Given information.
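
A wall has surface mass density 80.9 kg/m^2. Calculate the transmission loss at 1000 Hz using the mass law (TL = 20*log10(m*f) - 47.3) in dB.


Given values:
  m = 80.9 kg/m^2, f = 1000 Hz
Formula: TL = 20 * log10(m * f) - 47.3
Compute m * f = 80.9 * 1000 = 80900.0
Compute log10(80900.0) = 4.907949
Compute 20 * 4.907949 = 98.159
TL = 98.159 - 47.3 = 50.86

50.86 dB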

Problem details. Copy every entry exactly as it is given.

Problem solution.
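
A wall has surface mass density 80.9 kg/m^2. Calculate the transmission loss at 1000 Hz using the mass law (TL = 20*log10(m*f) - 47.3) in dB.


Given values:
  m = 80.9 kg/m^2, f = 1000 Hz
Formula: TL = 20 * log10(m * f) - 47.3
Compute m * f = 80.9 * 1000 = 80900.0
Compute log10(80900.0) = 4.907949
Compute 20 * 4.907949 = 98.159
TL = 98.159 - 47.3 = 50.86

50.86 dB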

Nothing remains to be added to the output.